Data shown:
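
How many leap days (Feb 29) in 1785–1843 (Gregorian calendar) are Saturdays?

2

Leap years in 1785–1843: 13 of them.
Feb 29 weekday advances by 5 (mod 7) from one leap year to the next four years later (or differs when a century non-leap intervenes).
Leap-day weekdays: 1788:Fri 1792:Wed 1796:Mon 1804:Wed 1808:Mon 1812:Sat✓ 1816:Thu 1820:Tue 1824:Sun 1828:Fri 1832:Wed 1836:Mon 1840:Sat✓
Saturday: 1812, 1840 → 2.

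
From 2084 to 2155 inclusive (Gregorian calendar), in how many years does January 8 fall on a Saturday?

11

Track January 8's weekday year by year (advancing +1, or +2 across a Feb 29):
  2084: Sat ✓  2085: Mon (+2)  2086: Tue (+1)  2087: Wed (+1)  2088: Thu (+1)
  2089: Sat (+2) ✓  2090: Sun (+1)  2091: Mon (+1)  2092: Tue (+1)  2093: Thu (+2)
  2094: Fri (+1)  2095: Sat (+1) ✓  2096: Sun (+1)  2097: Tue (+2)  … (44 more years) …
  2142: Mon (+1)  2143: Tue (+1)  2144: Wed (+1)  2145: Fri (+2)  2146: Sat (+1) ✓
  2147: Sun (+1)  2148: Mon (+1)  2149: Wed (+2)  2150: Thu (+1)  2151: Fri (+1)
  2152: Sat (+1) ✓  2153: Mon (+2)  2154: Tue (+1)  2155: Wed (+1)
Saturday years: 2084, 2089, 2095, 2101, 2107, 2118, 2124, 2129, 2135, 2146, 2152 — 11 in total.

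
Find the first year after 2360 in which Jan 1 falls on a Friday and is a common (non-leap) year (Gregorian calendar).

Jan 1 advances by 2 weekdays after a leap year and by 1 after a common year.
2360: Jan 1 is Friday (leap).
2361: Sunday
2362: Monday
2363: Tuesday
2364: Wednesday (leap)
2365: Friday
2365 begins on a Friday and is a common year.

2365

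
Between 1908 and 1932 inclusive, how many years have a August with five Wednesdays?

10

August has 31 days; it has five Wednesdays when Wednesday falls among the first (month-length − 28) days — i.e. when August 1 is one of Wednesday/Tuesday/Monday.
August 1 by year: 1908:Sat 1909:Sun 1910:Mon✓ 1911:Tue✓ 1912:Thu 1913:Fri 1914:Sat 1915:Sun 1916:Tue✓ 1917:Wed✓ 1918:Thu 1919:Fri 1920:Sun 1921:Mon✓ 1922:Tue✓ 1923:Wed✓ 1924:Fri 1925:Sat 1926:Sun 1927:Mon✓ 1928:Wed✓ 1929:Thu 1930:Fri 1931:Sat 1932:Mon✓
Years with five Wednesdays: 1910, 1911, 1916, 1917, 1921, 1922, 1923, 1927, 1928, 1932 → 10.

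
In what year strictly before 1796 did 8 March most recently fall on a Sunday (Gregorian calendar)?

1795

From one year to the next, a fixed date's weekday advances by 1, or by 2 when a Feb 29 lies between the two dates.
1796: March 8 is Tuesday.
1795: Sunday (−2)
8 March falls on a Sunday in 1795.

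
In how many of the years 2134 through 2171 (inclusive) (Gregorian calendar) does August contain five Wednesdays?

17

August has 31 days; it has five Wednesdays when Wednesday falls among the first (month-length − 28) days — i.e. when August 1 is one of Wednesday/Tuesday/Monday.
August 1 by year: 2134:Sun 2135:Mon✓ 2136:Wed✓ 2137:Thu 2138:Fri 2139:Sat 2140:Mon✓ 2141:Tue✓ 2142:Wed✓ 2143:Thu 2144:Sat 2145:Sun 2146:Mon✓ 2147:Tue✓ 2148:Thu …(8 more)… 2157:Mon✓ 2158:Tue✓ 2159:Wed✓ 2160:Fri 2161:Sat 2162:Sun 2163:Mon✓ 2164:Wed✓ 2165:Thu 2166:Fri 2167:Sat 2168:Mon✓ 2169:Tue✓ 2170:Wed✓ 2171:Thu
Years with five Wednesdays: 2135, 2136, 2140, 2141, 2142, 2146, 2147, 2152, 2153, 2157, 2158, 2159, 2163, 2164, 2168, 2169, 2170 → 17.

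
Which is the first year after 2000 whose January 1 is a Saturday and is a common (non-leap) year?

Jan 1 advances by 2 weekdays after a leap year and by 1 after a common year.
2000: Jan 1 is Saturday (leap).
2001: Monday
2002: Tuesday
2003: Wednesday
2004: Thursday (leap)
2005: Saturday
2005 begins on a Saturday and is a common year.

2005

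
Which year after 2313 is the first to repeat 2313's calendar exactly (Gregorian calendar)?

Two years share a calendar iff Jan 1 falls on the same weekday and both are leap or both are common. 2313: Jan 1 is Wednesday, common year.
2314: Jan 1 Thursday, common
2315: Jan 1 Friday, common
2316: Jan 1 Saturday, leap
2317: Jan 1 Monday, common
2318: Jan 1 Tuesday, common
2319: Jan 1 Wednesday, common
2319 matches on both conditions.

2319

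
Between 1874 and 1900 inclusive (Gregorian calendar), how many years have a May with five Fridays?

10

May has 31 days; it has five Fridays when Friday falls among the first (month-length − 28) days — i.e. when May 1 is one of Friday/Thursday/Wednesday.
May 1 by year: 1874:Fri✓ 1875:Sat 1876:Mon 1877:Tue 1878:Wed✓ 1879:Thu✓ 1880:Sat 1881:Sun 1882:Mon 1883:Tue 1884:Thu✓ 1885:Fri✓ 1886:Sat 1887:Sun 1888:Tue 1889:Wed✓ 1890:Thu✓ 1891:Fri✓ 1892:Sun 1893:Mon 1894:Tue 1895:Wed✓ 1896:Fri✓ 1897:Sat 1898:Sun 1899:Mon 1900:Tue
Years with five Fridays: 1874, 1878, 1879, 1884, 1885, 1889, 1890, 1891, 1895, 1896 → 10.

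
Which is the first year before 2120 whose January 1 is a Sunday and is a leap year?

Jan 1 advances by 2 weekdays after a leap year and by 1 after a common year.
2120: Jan 1 is Monday (leap).
2119: Sunday
2118: Saturday
2117: Friday
2116: Wednesday (leap)
2115: Tuesday
2114: Monday
2113: Sunday
2112: Friday (leap)
2111: Thursday
2110: Wednesday
2109: Tuesday
2108: Sunday (leap)
2108 begins on a Sunday and is a leap year.

2108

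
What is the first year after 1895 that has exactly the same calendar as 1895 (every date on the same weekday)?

1901

Two years share a calendar iff Jan 1 falls on the same weekday and both are leap or both are common. 1895: Jan 1 is Tuesday, common year.
1896: Jan 1 Wednesday, leap
1897: Jan 1 Friday, common
1898: Jan 1 Saturday, common
1899: Jan 1 Sunday, common
1900: Jan 1 Monday, common
1901: Jan 1 Tuesday, common
1901 matches on both conditions.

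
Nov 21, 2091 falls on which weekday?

Wednesday

January 1, 2091 is a Monday.
November 21 is day 325 of the year, i.e. 324 days after Jan 1.
324 mod 7 = 2, so advance 2 weekdays from Monday: Wednesday.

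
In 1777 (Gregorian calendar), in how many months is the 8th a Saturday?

Check the 8th of each month of 1777: Jan 8: Wed, Feb 8: Sat, Mar 8: Sat, Apr 8: Tue, May 8: Thu, Jun 8: Sun, Jul 8: Tue, Aug 8: Fri, Sep 8: Mon, Oct 8: Wed, Nov 8: Sat, Dec 8: Mon.
Saturday occurs in February, March, November — 3 months.

3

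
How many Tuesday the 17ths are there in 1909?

Check the 17th of each month of 1909: Jan 17: Sun, Feb 17: Wed, Mar 17: Wed, Apr 17: Sat, May 17: Mon, Jun 17: Thu, Jul 17: Sat, Aug 17: Tue, Sep 17: Fri, Oct 17: Sun, Nov 17: Wed, Dec 17: Fri.
Tuesday occurs in August — 1 month.

1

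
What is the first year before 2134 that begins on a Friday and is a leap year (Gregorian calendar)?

Jan 1 advances by 2 weekdays after a leap year and by 1 after a common year.
2134: Jan 1 is Friday.
2133: Thursday
2132: Tuesday (leap)
2131: Monday
2130: Sunday
2129: Saturday
2128: Thursday (leap)
2127: Wednesday
2126: Tuesday
2125: Monday
2124: Saturday (leap)
2123: Friday
2122: Thursday
2121: Wednesday
2120: Monday (leap)
2119: Sunday
2118: Saturday
2117: Friday
2116: Wednesday (leap)
2115: Tuesday
2114: Monday
2113: Sunday
2112: Friday (leap)
2112 begins on a Friday and is a leap year.

2112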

Directions: Nothing but the lines from the one containing "What is the first year before" through the last line of the listing should be output, each exactly as written.

Solution to this exercise:
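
What is the first year before 2134 that begins on a Friday and is a leap year (Gregorian calendar)?

Jan 1 advances by 2 weekdays after a leap year and by 1 after a common year.
2134: Jan 1 is Friday.
2133: Thursday
2132: Tuesday (leap)
2131: Monday
2130: Sunday
2129: Saturday
2128: Thursday (leap)
2127: Wednesday
2126: Tuesday
2125: Monday
2124: Saturday (leap)
2123: Friday
2122: Thursday
2121: Wednesday
2120: Monday (leap)
2119: Sunday
2118: Saturday
2117: Friday
2116: Wednesday (leap)
2115: Tuesday
2114: Monday
2113: Sunday
2112: Friday (leap)
2112 begins on a Friday and is a leap year.

2112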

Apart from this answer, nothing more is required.